Task to carry out: Each record below should appear again exactly as written.
----
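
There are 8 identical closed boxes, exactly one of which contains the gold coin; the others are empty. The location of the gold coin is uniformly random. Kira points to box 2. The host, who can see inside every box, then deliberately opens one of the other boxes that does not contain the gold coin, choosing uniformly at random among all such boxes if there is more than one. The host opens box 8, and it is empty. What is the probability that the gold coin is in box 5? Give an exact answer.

7/48

Consider each possible location of the gold coin in turn.
If it is in any of boxes 1, 3, 4, 5, 6, and 7 (prior 1/8 each): the host has 6 equally likely choices, so probability 1/6; weight (1/8)·(1/6) = 1/48 each.
If it is in box 2 (prior 1/8): the host has 7 equally likely choices, so probability 1/7; weight (1/8)·(1/7) = 1/56.
If it is in box 8 (prior 1/8): the host opened box 8, so this case is ruled out; weight (1/8)·0 = 0.
The weights sum to 1/7.
So P(the gold coin in box 5 | the host opened box 8) = (1/48) / (1/7) = 7/48.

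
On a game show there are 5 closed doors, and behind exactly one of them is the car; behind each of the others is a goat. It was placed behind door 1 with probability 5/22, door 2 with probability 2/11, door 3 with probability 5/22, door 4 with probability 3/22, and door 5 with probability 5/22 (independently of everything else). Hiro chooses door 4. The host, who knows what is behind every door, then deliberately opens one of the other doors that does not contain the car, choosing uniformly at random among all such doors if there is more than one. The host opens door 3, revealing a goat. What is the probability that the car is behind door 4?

Apply Bayes' rule, conditioning on where the car actually is.
If it is behind either of doors 1 and 5 (prior 5/22 each): the host has 3 equally likely choices, so probability 1/3; weight (5/22)·(1/3) = 5/66 each.
If it is behind door 2 (prior 2/11): the host has 3 equally likely choices, so probability 1/3; weight (2/11)·(1/3) = 2/33.
If it is behind door 3 (prior 5/22): the host opened door 3, so this case is ruled out; weight (5/22)·0 = 0.
If it is behind door 4 (prior 3/22): the host has 4 equally likely choices, so probability 1/4; weight (3/22)·(1/4) = 3/88.
The weights sum to 65/264.
So P(the car behind door 4 | the host opened door 3) = (3/88) / (65/264) = 9/65.

9/65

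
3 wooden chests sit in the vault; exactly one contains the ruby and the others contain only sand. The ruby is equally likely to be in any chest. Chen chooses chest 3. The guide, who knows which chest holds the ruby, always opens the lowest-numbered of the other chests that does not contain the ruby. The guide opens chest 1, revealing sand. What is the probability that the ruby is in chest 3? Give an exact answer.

Apply Bayes' rule, conditioning on where the ruby actually is.
If it is in chest 1 (prior 1/3): the guide opened chest 1, so this case is ruled out; weight (1/3)·0 = 0.
If it is in either of chests 2 and 3 (prior 1/3 each): chest 1 is the lowest-numbered option available, probability 1; weight (1/3)·1 = 1/3 each.
The weights sum to 2/3.
So P(the ruby in chest 3 | the guide opened chest 1) = (1/3) / (2/3) = 1/2.

1/2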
----
Your solution:
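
There are 8 identical closed boxes, exactly one of which contains the gold coin; the others are empty. The location of the gold coin is uniformly random. Kira points to box 2. The host, who can see inside every box, then deliberately opens one of the other boxes that does not contain the gold coin, choosing uniformly at random among all such boxes if there is more than one. The host opens box 8, and it is empty. What is the probability that the gold coin is in box 5? Give an exact answer.

7/48

Consider each possible location of the gold coin in turn.
If it is in any of boxes 1, 3, 4, 5, 6, and 7 (prior 1/8 each): the host has 6 equally likely choices, so probability 1/6; weight (1/8)·(1/6) = 1/48 each.
If it is in box 2 (prior 1/8): the host has 7 equally likely choices, so probability 1/7; weight (1/8)·(1/7) = 1/56.
If it is in box 8 (prior 1/8): the host opened box 8, so this case is ruled out; weight (1/8)·0 = 0.
The weights sum to 1/7.
So P(the gold coin in box 5 | the host opened box 8) = (1/48) / (1/7) = 7/48.

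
On a game show there are 5 closed doors, and behind exactly one of them is the car; behind each of the others is a goat. It was placed behind door 1 with probability 5/22, door 2 with probability 2/11, door 3 with probability 5/22, door 4 with probability 3/22, and door 5 with probability 5/22 (independently of everything else). Hiro chooses door 4. The host, who knows what is behind every door, then deliberately opens one of the other doors that does not contain the car, choosing uniformly at random among all such doors if there is more than one. The host opens door 3, revealing a goat. What is the probability that the car is behind door 4?

Apply Bayes' rule, conditioning on where the car actually is.
If it is behind either of doors 1 and 5 (prior 5/22 each): the host has 3 equally likely choices, so probability 1/3; weight (5/22)·(1/3) = 5/66 each.
If it is behind door 2 (prior 2/11): the host has 3 equally likely choices, so probability 1/3; weight (2/11)·(1/3) = 2/33.
If it is behind door 3 (prior 5/22): the host opened door 3, so this case is ruled out; weight (5/22)·0 = 0.
If it is behind door 4 (prior 3/22): the host has 4 equally likely choices, so probability 1/4; weight (3/22)·(1/4) = 3/88.
The weights sum to 65/264.
So P(the car behind door 4 | the host opened door 3) = (3/88) / (65/264) = 9/65.

9/65

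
3 wooden chests sit in the vault; exactly one contains the ruby and the others contain only sand. The ruby is equally likely to be in any chest. Chen chooses chest 3. The guide, who knows which chest holds the ruby, always opens the lowest-numbered of the other chests that does not contain the ruby. The guide opens chest 1, revealing sand. What is the probability that the ruby is in chest 3? Give an exact answer.

Apply Bayes' rule, conditioning on where the ruby actually is.
If it is in chest 1 (prior 1/3): the guide opened chest 1, so this case is ruled out; weight (1/3)·0 = 0.
If it is in either of chests 2 and 3 (prior 1/3 each): chest 1 is the lowest-numbered option available, probability 1; weight (1/3)·1 = 1/3 each.
The weights sum to 2/3.
So P(the ruby in chest 3 | the guide opened chest 1) = (1/3) / (2/3) = 1/2.

1/2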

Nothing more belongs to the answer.